# Problem details:
Report each line of the material below where the word "fragment" can be found.

# Record extracts:
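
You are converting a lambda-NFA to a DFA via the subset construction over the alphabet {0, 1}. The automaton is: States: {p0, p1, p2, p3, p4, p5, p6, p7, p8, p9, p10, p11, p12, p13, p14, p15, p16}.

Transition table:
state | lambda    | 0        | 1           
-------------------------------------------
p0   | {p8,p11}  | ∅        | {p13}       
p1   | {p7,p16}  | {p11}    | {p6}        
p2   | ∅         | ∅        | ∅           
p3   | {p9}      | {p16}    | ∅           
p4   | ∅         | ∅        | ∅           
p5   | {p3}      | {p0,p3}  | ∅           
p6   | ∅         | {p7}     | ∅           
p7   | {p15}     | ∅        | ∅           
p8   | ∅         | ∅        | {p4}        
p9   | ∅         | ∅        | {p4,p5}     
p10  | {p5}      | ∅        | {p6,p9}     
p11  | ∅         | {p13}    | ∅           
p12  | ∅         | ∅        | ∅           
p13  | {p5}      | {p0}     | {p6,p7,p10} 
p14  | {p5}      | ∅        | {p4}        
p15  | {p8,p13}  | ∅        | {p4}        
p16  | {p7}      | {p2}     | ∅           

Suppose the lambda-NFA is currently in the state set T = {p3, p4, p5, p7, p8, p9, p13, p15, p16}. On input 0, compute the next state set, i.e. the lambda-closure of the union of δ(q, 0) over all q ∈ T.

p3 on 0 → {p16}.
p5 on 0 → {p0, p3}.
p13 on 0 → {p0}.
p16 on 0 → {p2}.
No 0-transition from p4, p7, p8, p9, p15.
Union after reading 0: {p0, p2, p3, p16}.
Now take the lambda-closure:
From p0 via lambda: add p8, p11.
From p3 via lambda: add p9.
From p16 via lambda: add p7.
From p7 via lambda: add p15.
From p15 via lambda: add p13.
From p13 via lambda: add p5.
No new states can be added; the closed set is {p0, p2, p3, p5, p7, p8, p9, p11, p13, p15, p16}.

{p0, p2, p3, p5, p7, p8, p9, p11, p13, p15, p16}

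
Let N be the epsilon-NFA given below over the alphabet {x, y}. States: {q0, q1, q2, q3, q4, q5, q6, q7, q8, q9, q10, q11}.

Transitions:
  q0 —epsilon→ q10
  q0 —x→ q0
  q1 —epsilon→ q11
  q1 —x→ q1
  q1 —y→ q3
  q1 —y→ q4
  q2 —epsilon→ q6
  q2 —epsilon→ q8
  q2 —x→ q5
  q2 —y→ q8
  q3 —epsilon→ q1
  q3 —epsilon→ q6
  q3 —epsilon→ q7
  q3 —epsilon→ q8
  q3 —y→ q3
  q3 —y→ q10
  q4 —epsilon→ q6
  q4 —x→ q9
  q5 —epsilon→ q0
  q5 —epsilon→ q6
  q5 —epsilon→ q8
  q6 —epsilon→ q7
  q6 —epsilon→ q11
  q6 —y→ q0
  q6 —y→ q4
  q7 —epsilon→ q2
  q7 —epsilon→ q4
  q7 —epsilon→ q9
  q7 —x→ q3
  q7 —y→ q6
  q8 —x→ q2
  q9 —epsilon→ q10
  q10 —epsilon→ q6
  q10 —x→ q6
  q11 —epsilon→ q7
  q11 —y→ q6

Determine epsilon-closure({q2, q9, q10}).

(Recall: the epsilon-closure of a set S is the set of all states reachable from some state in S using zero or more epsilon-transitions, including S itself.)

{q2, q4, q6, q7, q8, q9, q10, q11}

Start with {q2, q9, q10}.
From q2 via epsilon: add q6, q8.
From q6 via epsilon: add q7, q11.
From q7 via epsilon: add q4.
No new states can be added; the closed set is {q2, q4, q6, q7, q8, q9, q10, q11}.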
...
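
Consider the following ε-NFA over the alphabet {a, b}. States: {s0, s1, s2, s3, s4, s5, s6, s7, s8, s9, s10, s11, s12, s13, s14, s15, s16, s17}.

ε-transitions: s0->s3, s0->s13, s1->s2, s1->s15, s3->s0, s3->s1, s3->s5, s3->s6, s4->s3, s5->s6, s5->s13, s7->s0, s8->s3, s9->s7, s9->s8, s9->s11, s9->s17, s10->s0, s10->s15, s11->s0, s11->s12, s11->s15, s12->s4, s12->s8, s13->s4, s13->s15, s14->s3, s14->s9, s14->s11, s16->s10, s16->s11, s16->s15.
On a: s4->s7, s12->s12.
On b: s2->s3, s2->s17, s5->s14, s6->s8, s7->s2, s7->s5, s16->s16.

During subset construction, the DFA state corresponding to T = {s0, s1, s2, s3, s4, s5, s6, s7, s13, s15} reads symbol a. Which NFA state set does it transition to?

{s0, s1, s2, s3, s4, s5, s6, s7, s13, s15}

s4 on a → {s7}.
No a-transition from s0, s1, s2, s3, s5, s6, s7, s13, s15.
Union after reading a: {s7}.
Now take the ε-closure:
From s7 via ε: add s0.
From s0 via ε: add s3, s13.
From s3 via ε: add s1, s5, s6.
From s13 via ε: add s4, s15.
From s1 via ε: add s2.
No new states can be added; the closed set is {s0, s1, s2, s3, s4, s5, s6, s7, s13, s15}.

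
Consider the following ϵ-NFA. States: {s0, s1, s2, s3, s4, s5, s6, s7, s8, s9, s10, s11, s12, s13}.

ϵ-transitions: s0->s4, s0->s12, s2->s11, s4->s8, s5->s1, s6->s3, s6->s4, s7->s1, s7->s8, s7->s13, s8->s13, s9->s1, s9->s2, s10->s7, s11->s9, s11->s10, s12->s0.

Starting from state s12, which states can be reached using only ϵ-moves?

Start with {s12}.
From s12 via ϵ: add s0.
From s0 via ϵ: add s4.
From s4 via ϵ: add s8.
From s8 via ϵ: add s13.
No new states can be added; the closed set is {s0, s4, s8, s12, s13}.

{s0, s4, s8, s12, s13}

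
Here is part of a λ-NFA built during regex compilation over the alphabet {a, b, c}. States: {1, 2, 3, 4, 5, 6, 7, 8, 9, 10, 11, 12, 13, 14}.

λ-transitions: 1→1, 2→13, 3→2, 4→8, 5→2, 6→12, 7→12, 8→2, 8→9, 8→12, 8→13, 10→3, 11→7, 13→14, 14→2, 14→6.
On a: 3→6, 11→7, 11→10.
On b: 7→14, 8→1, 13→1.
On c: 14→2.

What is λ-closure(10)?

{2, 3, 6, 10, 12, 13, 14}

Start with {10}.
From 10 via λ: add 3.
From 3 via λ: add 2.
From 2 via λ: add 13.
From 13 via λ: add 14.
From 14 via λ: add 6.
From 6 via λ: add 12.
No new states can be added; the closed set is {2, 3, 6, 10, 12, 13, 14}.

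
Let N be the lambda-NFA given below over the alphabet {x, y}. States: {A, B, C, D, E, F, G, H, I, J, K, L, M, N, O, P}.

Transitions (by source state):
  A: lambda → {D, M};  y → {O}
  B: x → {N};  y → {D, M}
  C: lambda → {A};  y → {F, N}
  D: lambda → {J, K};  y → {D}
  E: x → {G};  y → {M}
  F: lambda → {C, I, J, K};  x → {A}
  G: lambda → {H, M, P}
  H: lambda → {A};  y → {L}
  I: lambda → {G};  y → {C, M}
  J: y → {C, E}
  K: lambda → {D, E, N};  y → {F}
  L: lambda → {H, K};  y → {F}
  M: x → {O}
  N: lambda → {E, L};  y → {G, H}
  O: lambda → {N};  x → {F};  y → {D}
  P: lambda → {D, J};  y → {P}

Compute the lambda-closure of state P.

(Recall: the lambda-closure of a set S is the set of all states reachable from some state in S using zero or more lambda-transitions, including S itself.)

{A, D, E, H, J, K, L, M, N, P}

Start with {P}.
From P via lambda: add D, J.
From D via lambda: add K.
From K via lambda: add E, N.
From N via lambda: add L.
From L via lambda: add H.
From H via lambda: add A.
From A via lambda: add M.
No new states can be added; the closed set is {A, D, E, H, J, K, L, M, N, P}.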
---
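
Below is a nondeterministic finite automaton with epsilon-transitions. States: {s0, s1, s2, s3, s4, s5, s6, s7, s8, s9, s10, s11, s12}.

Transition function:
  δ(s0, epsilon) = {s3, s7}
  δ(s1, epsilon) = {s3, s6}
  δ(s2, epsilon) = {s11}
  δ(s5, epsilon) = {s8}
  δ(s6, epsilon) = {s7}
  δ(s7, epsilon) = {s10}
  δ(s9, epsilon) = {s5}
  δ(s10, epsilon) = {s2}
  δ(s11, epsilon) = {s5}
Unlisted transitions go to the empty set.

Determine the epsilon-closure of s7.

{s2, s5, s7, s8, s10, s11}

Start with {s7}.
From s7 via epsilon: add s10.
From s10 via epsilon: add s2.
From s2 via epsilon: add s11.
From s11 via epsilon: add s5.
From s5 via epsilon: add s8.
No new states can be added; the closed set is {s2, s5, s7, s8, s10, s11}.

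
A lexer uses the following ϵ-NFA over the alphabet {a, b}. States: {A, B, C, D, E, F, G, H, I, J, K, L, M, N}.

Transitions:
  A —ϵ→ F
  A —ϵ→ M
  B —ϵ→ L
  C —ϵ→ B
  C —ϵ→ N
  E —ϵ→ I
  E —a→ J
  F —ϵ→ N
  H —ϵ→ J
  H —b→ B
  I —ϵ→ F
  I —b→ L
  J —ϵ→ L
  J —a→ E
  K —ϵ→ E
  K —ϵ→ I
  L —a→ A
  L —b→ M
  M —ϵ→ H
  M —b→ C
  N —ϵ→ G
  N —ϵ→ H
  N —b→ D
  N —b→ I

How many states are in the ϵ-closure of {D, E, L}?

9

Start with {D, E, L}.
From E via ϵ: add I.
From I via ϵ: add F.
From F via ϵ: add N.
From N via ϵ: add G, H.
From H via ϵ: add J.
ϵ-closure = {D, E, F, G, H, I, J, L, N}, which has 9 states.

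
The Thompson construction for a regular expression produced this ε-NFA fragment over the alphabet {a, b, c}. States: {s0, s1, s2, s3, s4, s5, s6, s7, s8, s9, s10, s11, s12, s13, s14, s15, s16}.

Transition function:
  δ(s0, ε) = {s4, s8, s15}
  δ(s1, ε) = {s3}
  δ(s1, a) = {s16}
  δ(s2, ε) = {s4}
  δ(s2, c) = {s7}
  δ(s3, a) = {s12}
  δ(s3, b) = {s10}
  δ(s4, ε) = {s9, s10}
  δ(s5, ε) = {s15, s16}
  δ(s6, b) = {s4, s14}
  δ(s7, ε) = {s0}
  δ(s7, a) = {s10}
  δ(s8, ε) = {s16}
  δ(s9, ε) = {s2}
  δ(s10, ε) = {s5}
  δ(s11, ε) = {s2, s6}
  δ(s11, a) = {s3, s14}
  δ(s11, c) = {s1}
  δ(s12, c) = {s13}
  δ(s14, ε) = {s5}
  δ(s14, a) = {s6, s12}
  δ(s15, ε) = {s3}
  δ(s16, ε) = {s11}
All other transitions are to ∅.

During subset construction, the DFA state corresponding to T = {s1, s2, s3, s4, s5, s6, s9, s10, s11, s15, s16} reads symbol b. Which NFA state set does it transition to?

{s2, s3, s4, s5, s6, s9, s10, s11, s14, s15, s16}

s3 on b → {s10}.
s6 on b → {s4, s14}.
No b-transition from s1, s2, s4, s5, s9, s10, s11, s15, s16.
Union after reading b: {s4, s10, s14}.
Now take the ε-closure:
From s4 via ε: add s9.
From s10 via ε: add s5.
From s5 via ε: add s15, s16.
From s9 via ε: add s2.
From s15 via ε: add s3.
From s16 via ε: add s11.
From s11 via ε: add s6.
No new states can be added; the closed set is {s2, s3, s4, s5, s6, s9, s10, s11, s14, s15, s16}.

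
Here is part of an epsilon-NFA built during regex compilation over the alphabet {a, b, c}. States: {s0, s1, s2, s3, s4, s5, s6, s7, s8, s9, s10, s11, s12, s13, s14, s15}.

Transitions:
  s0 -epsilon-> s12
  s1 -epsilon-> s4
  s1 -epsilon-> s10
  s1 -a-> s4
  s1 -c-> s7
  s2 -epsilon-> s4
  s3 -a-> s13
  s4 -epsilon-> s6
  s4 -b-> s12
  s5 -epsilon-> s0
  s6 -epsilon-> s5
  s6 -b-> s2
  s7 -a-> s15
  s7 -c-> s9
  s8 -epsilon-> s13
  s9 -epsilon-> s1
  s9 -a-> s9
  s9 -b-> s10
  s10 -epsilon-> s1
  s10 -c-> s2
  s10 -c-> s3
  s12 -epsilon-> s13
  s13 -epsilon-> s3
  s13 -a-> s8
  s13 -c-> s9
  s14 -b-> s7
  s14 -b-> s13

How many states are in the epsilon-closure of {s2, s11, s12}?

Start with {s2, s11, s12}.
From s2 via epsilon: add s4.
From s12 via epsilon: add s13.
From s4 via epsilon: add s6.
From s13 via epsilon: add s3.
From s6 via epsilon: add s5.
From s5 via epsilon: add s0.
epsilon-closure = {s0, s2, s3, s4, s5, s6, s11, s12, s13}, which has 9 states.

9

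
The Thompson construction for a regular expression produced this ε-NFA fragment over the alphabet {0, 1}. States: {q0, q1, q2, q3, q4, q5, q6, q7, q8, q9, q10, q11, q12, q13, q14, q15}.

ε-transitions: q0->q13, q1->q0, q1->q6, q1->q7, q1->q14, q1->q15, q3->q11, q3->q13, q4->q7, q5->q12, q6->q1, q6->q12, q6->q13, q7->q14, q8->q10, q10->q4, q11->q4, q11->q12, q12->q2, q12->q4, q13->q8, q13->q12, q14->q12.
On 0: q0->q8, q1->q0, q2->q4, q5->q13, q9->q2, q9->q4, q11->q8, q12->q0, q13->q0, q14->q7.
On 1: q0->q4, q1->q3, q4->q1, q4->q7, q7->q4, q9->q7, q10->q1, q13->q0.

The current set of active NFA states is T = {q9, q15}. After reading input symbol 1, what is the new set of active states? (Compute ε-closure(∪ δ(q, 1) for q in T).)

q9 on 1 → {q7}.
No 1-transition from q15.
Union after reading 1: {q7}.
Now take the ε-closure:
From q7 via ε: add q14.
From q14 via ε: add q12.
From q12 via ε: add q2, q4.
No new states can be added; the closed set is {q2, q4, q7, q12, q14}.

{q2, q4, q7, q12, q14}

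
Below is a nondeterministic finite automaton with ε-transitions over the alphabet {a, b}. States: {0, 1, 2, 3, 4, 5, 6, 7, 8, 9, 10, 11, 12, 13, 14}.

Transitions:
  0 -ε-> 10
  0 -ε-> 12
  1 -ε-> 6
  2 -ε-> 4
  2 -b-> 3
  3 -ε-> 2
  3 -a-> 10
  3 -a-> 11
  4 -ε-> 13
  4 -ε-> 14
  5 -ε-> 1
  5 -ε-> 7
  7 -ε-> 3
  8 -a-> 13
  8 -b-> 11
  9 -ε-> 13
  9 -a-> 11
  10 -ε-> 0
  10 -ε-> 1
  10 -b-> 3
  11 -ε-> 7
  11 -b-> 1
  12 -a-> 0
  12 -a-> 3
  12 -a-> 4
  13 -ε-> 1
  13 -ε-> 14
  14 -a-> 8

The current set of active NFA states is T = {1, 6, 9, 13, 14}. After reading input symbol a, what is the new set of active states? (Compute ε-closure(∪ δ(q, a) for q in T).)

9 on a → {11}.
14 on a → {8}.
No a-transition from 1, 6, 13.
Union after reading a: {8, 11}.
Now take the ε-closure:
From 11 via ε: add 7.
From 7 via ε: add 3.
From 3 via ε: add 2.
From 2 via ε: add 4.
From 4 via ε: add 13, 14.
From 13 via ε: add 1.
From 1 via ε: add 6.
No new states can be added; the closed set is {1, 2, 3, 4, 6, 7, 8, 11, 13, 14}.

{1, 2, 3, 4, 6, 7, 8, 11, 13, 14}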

# Response to this task:
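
The Thompson construction for a regular expression produced this ε-NFA fragment over the alphabet {a, b, c}. States: {s0, s1, s2, s3, s4, s5, s6, s7, s8, s9, s10, s11, s12, s13, s14, s15, s16}.
The Thompson construction for a regular expression produced this ε-NFA fragment over the alphabet {0, 1}. States: {q0, q1, q2, q3, q4, q5, q6, q7, q8, q9, q10, q11, q12, q13, q14, q15}.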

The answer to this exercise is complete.